*Directions for this task:* Each entry that appears below should be restated exactly as it is.

Top of Given records

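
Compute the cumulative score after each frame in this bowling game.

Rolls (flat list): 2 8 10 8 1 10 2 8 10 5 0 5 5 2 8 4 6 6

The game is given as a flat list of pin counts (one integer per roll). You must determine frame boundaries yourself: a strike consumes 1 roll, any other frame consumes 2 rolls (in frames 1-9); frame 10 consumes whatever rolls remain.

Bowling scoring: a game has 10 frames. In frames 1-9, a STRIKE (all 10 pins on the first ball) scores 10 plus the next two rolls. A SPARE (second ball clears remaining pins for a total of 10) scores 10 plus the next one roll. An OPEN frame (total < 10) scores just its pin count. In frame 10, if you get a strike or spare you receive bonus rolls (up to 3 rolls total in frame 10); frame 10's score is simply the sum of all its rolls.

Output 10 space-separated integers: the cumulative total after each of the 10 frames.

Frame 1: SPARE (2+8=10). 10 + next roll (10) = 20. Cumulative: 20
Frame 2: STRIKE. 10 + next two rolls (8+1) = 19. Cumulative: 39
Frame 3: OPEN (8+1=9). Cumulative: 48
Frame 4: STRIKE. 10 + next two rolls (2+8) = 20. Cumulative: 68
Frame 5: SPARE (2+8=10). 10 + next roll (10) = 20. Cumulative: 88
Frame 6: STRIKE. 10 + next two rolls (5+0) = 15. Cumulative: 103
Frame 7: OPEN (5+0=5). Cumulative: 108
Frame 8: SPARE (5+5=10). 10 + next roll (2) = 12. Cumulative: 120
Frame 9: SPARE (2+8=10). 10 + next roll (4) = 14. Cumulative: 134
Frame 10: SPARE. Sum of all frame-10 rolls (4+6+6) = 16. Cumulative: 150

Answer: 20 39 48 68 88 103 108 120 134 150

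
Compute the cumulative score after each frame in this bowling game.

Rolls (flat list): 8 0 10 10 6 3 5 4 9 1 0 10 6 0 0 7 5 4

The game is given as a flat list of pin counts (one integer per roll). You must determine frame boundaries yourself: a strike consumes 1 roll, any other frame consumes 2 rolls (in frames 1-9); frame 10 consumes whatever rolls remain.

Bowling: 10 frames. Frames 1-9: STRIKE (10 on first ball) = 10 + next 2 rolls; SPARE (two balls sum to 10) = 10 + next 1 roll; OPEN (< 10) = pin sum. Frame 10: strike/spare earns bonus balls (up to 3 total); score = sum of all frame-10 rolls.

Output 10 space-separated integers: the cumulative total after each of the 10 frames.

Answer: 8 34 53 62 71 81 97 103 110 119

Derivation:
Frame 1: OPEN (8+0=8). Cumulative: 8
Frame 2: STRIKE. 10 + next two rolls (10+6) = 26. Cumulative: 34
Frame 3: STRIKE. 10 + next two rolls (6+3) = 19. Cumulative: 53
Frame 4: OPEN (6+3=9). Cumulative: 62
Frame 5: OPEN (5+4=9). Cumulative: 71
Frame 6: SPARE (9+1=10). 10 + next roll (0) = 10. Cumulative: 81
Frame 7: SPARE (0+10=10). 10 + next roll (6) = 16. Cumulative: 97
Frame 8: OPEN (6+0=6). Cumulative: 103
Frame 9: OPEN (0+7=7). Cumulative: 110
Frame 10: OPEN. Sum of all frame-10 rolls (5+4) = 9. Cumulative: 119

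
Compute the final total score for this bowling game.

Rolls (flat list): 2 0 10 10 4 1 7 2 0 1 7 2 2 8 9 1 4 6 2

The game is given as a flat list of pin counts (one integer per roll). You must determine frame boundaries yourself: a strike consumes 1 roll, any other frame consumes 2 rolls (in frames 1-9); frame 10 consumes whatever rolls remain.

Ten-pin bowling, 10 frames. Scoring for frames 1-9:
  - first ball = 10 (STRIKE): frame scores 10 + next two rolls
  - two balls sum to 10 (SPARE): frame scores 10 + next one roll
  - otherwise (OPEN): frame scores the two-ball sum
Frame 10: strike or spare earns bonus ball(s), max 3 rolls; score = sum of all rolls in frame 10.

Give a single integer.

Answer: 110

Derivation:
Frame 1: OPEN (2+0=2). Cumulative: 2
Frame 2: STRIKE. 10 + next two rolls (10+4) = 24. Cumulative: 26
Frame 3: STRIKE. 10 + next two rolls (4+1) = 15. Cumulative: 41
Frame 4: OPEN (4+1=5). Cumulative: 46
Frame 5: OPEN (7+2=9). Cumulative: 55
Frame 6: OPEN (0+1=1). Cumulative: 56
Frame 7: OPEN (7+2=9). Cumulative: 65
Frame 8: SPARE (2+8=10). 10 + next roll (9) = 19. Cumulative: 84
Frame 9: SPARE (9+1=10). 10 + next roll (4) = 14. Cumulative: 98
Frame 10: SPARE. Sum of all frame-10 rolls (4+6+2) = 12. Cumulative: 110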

Bottom of Given records

*Exercise result:*
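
Compute the cumulative score after each frame in this bowling game.

Rolls (flat list): 2 8 10 8 1 10 2 8 10 5 0 5 5 2 8 4 6 6

The game is given as a flat list of pin counts (one integer per roll). You must determine frame boundaries yourself: a strike consumes 1 roll, any other frame consumes 2 rolls (in frames 1-9); frame 10 consumes whatever rolls remain.

Bowling scoring: a game has 10 frames. In frames 1-9, a STRIKE (all 10 pins on the first ball) scores 10 plus the next two rolls. A SPARE (second ball clears remaining pins for a total of 10) scores 10 plus the next one roll. An OPEN frame (total < 10) scores just its pin count. In frame 10, if you get a strike or spare you receive bonus rolls (up to 3 rolls total in frame 10); frame 10's score is simply the sum of all its rolls.

Output 10 space-separated integers: the cumulative total after each of the 10 frames.

Frame 1: SPARE (2+8=10). 10 + next roll (10) = 20. Cumulative: 20
Frame 2: STRIKE. 10 + next two rolls (8+1) = 19. Cumulative: 39
Frame 3: OPEN (8+1=9). Cumulative: 48
Frame 4: STRIKE. 10 + next two rolls (2+8) = 20. Cumulative: 68
Frame 5: SPARE (2+8=10). 10 + next roll (10) = 20. Cumulative: 88
Frame 6: STRIKE. 10 + next two rolls (5+0) = 15. Cumulative: 103
Frame 7: OPEN (5+0=5). Cumulative: 108
Frame 8: SPARE (5+5=10). 10 + next roll (2) = 12. Cumulative: 120
Frame 9: SPARE (2+8=10). 10 + next roll (4) = 14. Cumulative: 134
Frame 10: SPARE. Sum of all frame-10 rolls (4+6+6) = 16. Cumulative: 150

Answer: 20 39 48 68 88 103 108 120 134 150

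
Compute the cumulative score after each frame in this bowling game.

Rolls (flat list): 8 0 10 10 6 3 5 4 9 1 0 10 6 0 0 7 5 4

The game is given as a flat list of pin counts (one integer per roll). You must determine frame boundaries yourself: a strike consumes 1 roll, any other frame consumes 2 rolls (in frames 1-9); frame 10 consumes whatever rolls remain.

Bowling: 10 frames. Frames 1-9: STRIKE (10 on first ball) = 10 + next 2 rolls; SPARE (two balls sum to 10) = 10 + next 1 roll; OPEN (< 10) = pin sum. Frame 10: strike/spare earns bonus balls (up to 3 total); score = sum of all frame-10 rolls.

Output 10 space-separated integers: the cumulative total after each of the 10 frames.

Answer: 8 34 53 62 71 81 97 103 110 119

Derivation:
Frame 1: OPEN (8+0=8). Cumulative: 8
Frame 2: STRIKE. 10 + next two rolls (10+6) = 26. Cumulative: 34
Frame 3: STRIKE. 10 + next two rolls (6+3) = 19. Cumulative: 53
Frame 4: OPEN (6+3=9). Cumulative: 62
Frame 5: OPEN (5+4=9). Cumulative: 71
Frame 6: SPARE (9+1=10). 10 + next roll (0) = 10. Cumulative: 81
Frame 7: SPARE (0+10=10). 10 + next roll (6) = 16. Cumulative: 97
Frame 8: OPEN (6+0=6). Cumulative: 103
Frame 9: OPEN (0+7=7). Cumulative: 110
Frame 10: OPEN. Sum of all frame-10 rolls (5+4) = 9. Cumulative: 119

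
Compute the final total score for this bowling game.

Rolls (flat list): 2 0 10 10 4 1 7 2 0 1 7 2 2 8 9 1 4 6 2

The game is given as a flat list of pin counts (one integer per roll). You must determine frame boundaries yourself: a strike consumes 1 roll, any other frame consumes 2 rolls (in frames 1-9); frame 10 consumes whatever rolls remain.

Ten-pin bowling, 10 frames. Scoring for frames 1-9:
  - first ball = 10 (STRIKE): frame scores 10 + next two rolls
  - two balls sum to 10 (SPARE): frame scores 10 + next one roll
  - otherwise (OPEN): frame scores the two-ball sum
Frame 10: strike or spare earns bonus ball(s), max 3 rolls; score = sum of all rolls in frame 10.

Give a single integer.

Answer: 110

Derivation:
Frame 1: OPEN (2+0=2). Cumulative: 2
Frame 2: STRIKE. 10 + next two rolls (10+4) = 24. Cumulative: 26
Frame 3: STRIKE. 10 + next two rolls (4+1) = 15. Cumulative: 41
Frame 4: OPEN (4+1=5). Cumulative: 46
Frame 5: OPEN (7+2=9). Cumulative: 55
Frame 6: OPEN (0+1=1). Cumulative: 56
Frame 7: OPEN (7+2=9). Cumulative: 65
Frame 8: SPARE (2+8=10). 10 + next roll (9) = 19. Cumulative: 84
Frame 9: SPARE (9+1=10). 10 + next roll (4) = 14. Cumulative: 98
Frame 10: SPARE. Sum of all frame-10 rolls (4+6+2) = 12. Cumulative: 110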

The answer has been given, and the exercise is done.